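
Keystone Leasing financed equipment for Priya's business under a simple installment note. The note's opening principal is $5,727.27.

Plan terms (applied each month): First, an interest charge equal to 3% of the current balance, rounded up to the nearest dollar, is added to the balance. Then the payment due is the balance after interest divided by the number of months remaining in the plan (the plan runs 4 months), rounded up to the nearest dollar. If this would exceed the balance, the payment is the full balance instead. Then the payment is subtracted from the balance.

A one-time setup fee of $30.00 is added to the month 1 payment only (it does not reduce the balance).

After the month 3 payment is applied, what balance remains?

$1,564.27

Month 1: opening $5,727.27; interest $172.00 → $5,899.27; payment $1,475.00 (+ $30.00 fee); balance $4,424.27
Month 2: opening $4,424.27; interest $133.00 → $4,557.27; payment $1,520.00; balance $3,037.27
Month 3: opening $3,037.27; interest $92.00 → $3,129.27; payment $1,565.00; balance $1,564.27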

# # # #

> _TASK INSTRUCTIONS_: The line with "After the month", plus every line after it through the end of the listing, needs to be repeated exactly; nothing else belongs in the reply.

> _YOUR SOLUTION_:
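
After the month 3 payment is applied, what balance remains?

$1,564.27

Month 1: opening $5,727.27; interest $172.00 → $5,899.27; payment $1,475.00 (+ $30.00 fee); balance $4,424.27
Month 2: opening $4,424.27; interest $133.00 → $4,557.27; payment $1,520.00; balance $3,037.27
Month 3: opening $3,037.27; interest $92.00 → $3,129.27; payment $1,565.00; balance $1,564.27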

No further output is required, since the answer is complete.